▶ _Exercise aim_
Every line from the one with "A traverse begins" through the end of the records below should be restated word for word, and nothing outside that span.

[Dataset excerpts — start]

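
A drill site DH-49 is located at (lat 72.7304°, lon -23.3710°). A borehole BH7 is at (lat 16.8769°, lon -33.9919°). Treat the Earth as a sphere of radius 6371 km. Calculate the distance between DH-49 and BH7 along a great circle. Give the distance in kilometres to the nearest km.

Δφ = -55.8535°,  Δλ = -10.6209°
a = sin²(Δφ/2) + cos φ₁ cos φ₂ sin²(Δλ/2) = 0.221778
c = 2·arcsin(√a) = 0.980696 rad = 56.1898°
d = R·c = 6371 × 0.980696 = 6248.0 km

6248 km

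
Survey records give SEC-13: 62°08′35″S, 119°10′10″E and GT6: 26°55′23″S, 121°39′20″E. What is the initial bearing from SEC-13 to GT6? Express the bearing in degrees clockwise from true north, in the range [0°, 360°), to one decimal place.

3.8°

SEC-13: φ = -62.14306°, λ = +119.16944°
GT6: φ = -26.92306°, λ = +121.65556°
Δλ = 2.4861°
y = sin Δλ · cos φ₂ = 0.038676
x = cos φ₁ sin φ₂ − sin φ₁ cos φ₂ cos Δλ = 0.575976
θ = atan2(y, x) = 3.8415° → 3.8415° (mod 360°)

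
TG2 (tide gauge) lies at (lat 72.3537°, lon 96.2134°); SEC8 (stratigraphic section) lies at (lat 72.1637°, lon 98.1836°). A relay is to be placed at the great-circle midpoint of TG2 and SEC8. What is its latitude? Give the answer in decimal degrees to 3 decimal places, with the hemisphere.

72.261°N

Bx = cos φ₂ cos Δλ = 0.306117,  By = cos φ₂ sin Δλ = 0.010530
φₘ = atan2(sin φ₁ + sin φ₂, √((cos φ₁ + Bx)² + By²)) = 72.26116°
λₘ = λ₁ + atan2(By, cos φ₁ + Bx) = 97.20361°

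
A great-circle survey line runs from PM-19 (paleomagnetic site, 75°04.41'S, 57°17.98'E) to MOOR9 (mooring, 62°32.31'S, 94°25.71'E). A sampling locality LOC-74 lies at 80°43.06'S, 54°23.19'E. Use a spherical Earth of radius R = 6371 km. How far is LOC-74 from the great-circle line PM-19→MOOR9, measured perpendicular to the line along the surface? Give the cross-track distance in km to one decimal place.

550.5 km

PM-19: φ = -75.07350°, λ = +57.29967°
MOOR9: φ = -62.53850°, λ = +94.42850°
LOC-74: φ = -80.71767°, λ = +54.38650°
δ₁₃ = central angle PM-19→LOC-74 = 0.099054 rad  (haversine)
θ₁₃ = bearing PM-19→LOC-74 = 184.755°,  θ₁₂ = bearing PM-19→MOOR9 = 65.525°
dₓₜ = R·arcsin(sin δ₁₃ · sin(θ₁₃ − θ₁₂)) = 6371·arcsin(0.09889·sin(119.230°)) = 550.501 km
|dₓₜ| = 550.501 km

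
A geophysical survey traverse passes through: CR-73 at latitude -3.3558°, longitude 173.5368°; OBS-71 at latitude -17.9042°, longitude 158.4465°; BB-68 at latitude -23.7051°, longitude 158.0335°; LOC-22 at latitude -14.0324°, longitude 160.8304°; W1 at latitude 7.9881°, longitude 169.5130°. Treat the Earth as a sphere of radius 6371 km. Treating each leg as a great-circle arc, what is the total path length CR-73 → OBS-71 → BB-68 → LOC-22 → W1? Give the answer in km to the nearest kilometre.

6697 km

CR-73→OBS-71: c = 0.362033 rad, d = 2306.51 km
OBS-71→BB-68: c = 0.101469 rad, d = 646.46 km
BB-68→LOC-22: c = 0.175006 rad, d = 1114.96 km
LOC-22→W1: c = 0.412705 rad, d = 2629.34 km
Total = 2306.51 + 646.46 + 1114.96 + 2629.34 = 6697.27 km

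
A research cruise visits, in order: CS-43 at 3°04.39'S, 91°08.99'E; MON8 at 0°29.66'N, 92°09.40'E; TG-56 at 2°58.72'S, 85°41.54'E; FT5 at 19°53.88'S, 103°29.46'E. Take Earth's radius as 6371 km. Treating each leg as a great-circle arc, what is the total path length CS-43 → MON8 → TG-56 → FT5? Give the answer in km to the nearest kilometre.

3924 km

CS-43: φ = -3.07317°, λ = +91.14983°
MON8: φ = +0.49433°, λ = +92.15667°
TG-56: φ = -2.97867°, λ = +85.69233°
FT5: φ = -19.89800°, λ = +103.49100°
CS-43→MON8: c = 0.064695 rad, d = 412.17 km
MON8→TG-56: c = 0.128037 rad, d = 815.73 km
TG-56→FT5: c = 0.423222 rad, d = 2696.35 km
Total = 412.17 + 815.73 + 2696.35 = 3924.25 km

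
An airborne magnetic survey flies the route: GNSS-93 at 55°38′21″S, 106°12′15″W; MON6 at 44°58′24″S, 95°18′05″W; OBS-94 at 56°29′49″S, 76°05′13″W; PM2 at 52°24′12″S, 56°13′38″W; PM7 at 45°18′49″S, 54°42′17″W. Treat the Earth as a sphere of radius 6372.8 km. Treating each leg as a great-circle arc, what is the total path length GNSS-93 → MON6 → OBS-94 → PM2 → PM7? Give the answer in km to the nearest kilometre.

GNSS-93: φ = -55.63917°, λ = -106.20417°
MON6: φ = -44.97333°, λ = -95.30139°
OBS-94: φ = -56.49694°, λ = -76.08694°
PM2: φ = -52.40333°, λ = -56.22722°
PM7: φ = -45.31361°, λ = -54.70472°
GNSS-93→MON6: c = 0.221740 rad, d = 1413.11 km
MON6→OBS-94: c = 0.290539 rad, d = 1851.55 km
OBS-94→PM2: c = 0.212908 rad, d = 1356.82 km
PM2→PM7: c = 0.124960 rad, d = 796.35 km
Total = 1413.11 + 1851.55 + 1356.82 + 796.35 = 5417.83 km

5418 km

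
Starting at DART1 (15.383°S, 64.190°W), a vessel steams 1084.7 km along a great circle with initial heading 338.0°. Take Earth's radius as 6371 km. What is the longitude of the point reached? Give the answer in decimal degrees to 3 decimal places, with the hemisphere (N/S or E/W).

δ = d/R = 1084.7/6371 = 0.170256 rad
φ₂ = arcsin(sin φ₁ cos δ + cos φ₁ sin δ cos θ)
   = arcsin(-0.26527·0.98554 + 0.96417·0.16943·0.92718) = -6.31335°
λ₂ = λ₁ + atan2(sin θ sin δ cos φ₁, cos δ − sin φ₁ sin φ₂) = -67.85132°

67.851°W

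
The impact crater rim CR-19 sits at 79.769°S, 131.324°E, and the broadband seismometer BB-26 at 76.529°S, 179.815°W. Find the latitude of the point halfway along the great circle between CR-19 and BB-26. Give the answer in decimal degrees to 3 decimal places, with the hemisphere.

Bx = cos φ₂ cos Δλ = 0.153257,  By = cos φ₂ sin Δλ = 0.175441
φₘ = atan2(sin φ₁ + sin φ₂, √((cos φ₁ + Bx)² + By²)) = -79.16411°
λₘ = λ₁ + atan2(By, cos φ₁ + Bx) = 159.25804°

79.164°S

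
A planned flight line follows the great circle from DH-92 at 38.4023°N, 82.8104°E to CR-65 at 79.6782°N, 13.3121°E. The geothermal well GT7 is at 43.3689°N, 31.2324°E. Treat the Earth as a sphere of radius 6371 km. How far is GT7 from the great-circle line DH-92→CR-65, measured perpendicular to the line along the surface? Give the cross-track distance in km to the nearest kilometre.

3318 km

δ₁₃ = central angle DH-92→GT7 = 0.675187 rad  (haversine)
θ₁₃ = bearing DH-92→GT7 = 294.330°,  θ₁₂ = bearing DH-92→CR-65 = 347.087°
dₓₜ = R·arcsin(sin δ₁₃ · sin(θ₁₃ − θ₁₂)) = 6371·arcsin(0.62504·sin(-52.757°)) = -3318.055 km
|dₓₜ| = 3318.055 km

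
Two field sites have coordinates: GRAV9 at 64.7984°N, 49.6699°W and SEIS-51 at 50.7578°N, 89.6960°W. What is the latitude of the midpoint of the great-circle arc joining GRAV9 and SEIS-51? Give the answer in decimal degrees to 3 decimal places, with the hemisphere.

59.302°N

Bx = cos φ₂ cos Δλ = 0.484414,  By = cos φ₂ sin Δλ = -0.406848
φₘ = atan2(sin φ₁ + sin φ₂, √((cos φ₁ + Bx)² + By²)) = 59.30213°
λₘ = λ₁ + atan2(By, cos φ₁ + Bx) = -73.75351°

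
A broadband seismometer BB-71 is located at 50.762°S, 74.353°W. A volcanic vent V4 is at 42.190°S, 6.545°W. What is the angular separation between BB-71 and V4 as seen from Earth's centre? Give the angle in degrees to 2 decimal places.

45.80°

Δφ = 8.5720°,  Δλ = 67.8080°
a = sin²(Δφ/2) + cos φ₁ cos φ₂ sin²(Δλ/2) = 0.151408
c = 2·arcsin(√a) = 0.799334 rad = 45.7984°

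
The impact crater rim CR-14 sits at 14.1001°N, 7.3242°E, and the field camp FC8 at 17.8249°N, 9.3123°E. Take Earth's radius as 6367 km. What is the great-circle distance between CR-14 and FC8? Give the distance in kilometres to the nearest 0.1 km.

Δφ = 3.7248°,  Δλ = 1.9881°
a = sin²(Δφ/2) + cos φ₁ cos φ₂ sin²(Δλ/2) = 0.001334
c = 2·arcsin(√a) = 0.073067 rad = 4.1864°
d = R·c = 6367 × 0.073067 = 465.2 km

465.2 km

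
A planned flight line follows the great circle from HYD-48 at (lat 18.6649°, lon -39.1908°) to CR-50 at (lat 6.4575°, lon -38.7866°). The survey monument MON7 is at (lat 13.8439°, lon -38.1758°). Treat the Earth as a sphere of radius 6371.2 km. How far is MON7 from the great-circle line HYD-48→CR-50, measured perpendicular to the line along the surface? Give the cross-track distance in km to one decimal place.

91.8 km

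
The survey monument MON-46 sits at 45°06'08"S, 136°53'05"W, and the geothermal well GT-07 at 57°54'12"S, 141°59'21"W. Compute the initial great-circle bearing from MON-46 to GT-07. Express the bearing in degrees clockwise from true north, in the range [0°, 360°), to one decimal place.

MON-46: φ = -45.10222°, λ = -136.88472°
GT-07: φ = -57.90333°, λ = -141.98917°
Δλ = -5.1044°
y = sin Δλ · cos φ₂ = -0.047275
x = cos φ₁ sin φ₂ − sin φ₁ cos φ₂ cos Δλ = -0.223060
θ = atan2(y, x) = -168.0339° → 191.9661° (mod 360°)

192.0°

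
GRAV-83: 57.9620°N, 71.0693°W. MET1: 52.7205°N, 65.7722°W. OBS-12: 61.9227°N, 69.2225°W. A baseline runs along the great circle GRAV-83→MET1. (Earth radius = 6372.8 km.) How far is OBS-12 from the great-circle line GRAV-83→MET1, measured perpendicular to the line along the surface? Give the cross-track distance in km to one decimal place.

δ₁₃ = central angle GRAV-83→OBS-12 = 0.070980 rad  (haversine)
θ₁₃ = bearing GRAV-83→OBS-12 = 12.350°,  θ₁₂ = bearing GRAV-83→MET1 = 147.906°
dₓₜ = R·arcsin(sin δ₁₃ · sin(θ₁₃ − θ₁₂)) = 6372.8·arcsin(0.07092·sin(-135.556°)) = -316.599 km
|dₓₜ| = 316.599 km

316.6 km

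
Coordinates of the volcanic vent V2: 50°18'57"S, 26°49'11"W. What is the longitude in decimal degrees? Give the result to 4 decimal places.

26.8197°W

26° + 49′/60 + 11″/3600 = 26 + 0.81667 + 0.00306 = 26.8197°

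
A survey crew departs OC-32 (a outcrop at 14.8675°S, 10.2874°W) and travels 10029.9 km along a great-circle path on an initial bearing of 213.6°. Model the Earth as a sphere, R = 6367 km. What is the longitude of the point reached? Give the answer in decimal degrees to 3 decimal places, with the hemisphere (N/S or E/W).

δ = d/R = 10029.9/6367 = 1.575294 rad
φ₂ = arcsin(sin φ₁ cos δ + cos φ₁ sin δ cos θ)
   = arcsin(-0.25658·-0.00450 + 0.96652·0.99999·-0.83292) = -53.50167°
λ₂ = λ₁ + atan2(sin θ sin δ cos φ₁, cos δ − sin φ₁ sin φ₂) = -121.79418°

121.794°W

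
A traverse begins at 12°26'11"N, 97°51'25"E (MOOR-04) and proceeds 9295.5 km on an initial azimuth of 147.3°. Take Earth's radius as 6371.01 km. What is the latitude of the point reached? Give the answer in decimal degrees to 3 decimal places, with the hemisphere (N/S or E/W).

52.431°S

MOOR-04: φ = +12.43639°, λ = +97.85694°
δ = d/R = 9295.5/6371.01 = 1.459031 rad
φ₂ = arcsin(sin φ₁ cos δ + cos φ₁ sin δ cos θ)
   = arcsin(0.21536·0.11153 + 0.97654·0.99376·-0.84151) = -52.43093°
λ₂ = λ₁ + atan2(sin θ sin δ cos φ₁, cos δ − sin φ₁ sin φ₂) = 159.56234°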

[Dataset excerpts — finish]

▶ _Exercise response_
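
A traverse begins at 12°26'11"N, 97°51'25"E (MOOR-04) and proceeds 9295.5 km on an initial azimuth of 147.3°. Take Earth's radius as 6371.01 km. What is the latitude of the point reached? Give the answer in decimal degrees to 3 decimal places, with the hemisphere (N/S or E/W).

52.431°S

MOOR-04: φ = +12.43639°, λ = +97.85694°
δ = d/R = 9295.5/6371.01 = 1.459031 rad
φ₂ = arcsin(sin φ₁ cos δ + cos φ₁ sin δ cos θ)
   = arcsin(0.21536·0.11153 + 0.97654·0.99376·-0.84151) = -52.43093°
λ₂ = λ₁ + atan2(sin θ sin δ cos φ₁, cos δ − sin φ₁ sin φ₂) = 159.56234°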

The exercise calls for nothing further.